# Work to complete
Would you please return the lines of the entries below starting at the line that has "r7: IF payment_cleared" and ending at the line that has "The working memory", both included, exactly as they are?

####

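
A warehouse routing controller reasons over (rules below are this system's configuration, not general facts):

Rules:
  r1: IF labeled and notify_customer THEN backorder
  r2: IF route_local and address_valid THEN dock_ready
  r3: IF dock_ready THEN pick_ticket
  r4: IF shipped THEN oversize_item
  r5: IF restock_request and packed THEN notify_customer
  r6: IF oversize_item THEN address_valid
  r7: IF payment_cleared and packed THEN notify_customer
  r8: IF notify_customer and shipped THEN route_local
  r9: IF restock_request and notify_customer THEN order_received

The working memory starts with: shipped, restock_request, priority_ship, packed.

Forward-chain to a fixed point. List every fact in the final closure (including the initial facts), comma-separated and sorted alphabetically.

address_valid, dock_ready, notify_customer, order_received, oversize_item, packed, pick_ticket, priority_ship, restock_request, route_local, shipped

Round 1: r4 [IF shipped THEN oversize_item]; r5 [IF restock_request and packed THEN notify_customer]. Adds oversize_item, notify_customer.
Round 2: r6 [IF oversize_item THEN address_valid]; r8 [IF notify_customer and shipped THEN route_local]; r9 [IF restock_request and notify_customer THEN order_received]. Adds address_valid, route_local, order_received.
Round 3: r2 [IF route_local and address_valid THEN dock_ready]. Adds dock_ready.
Round 4: r3 [IF dock_ready THEN pick_ticket]. Adds pick_ticket.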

####

# Task response
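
  r7: IF payment_cleared and packed THEN notify_customer
  r8: IF notify_customer and shipped THEN route_local
  r9: IF restock_request and notify_customer THEN order_received

The working memory starts with: shipped, restock_request, priority_ship, packed.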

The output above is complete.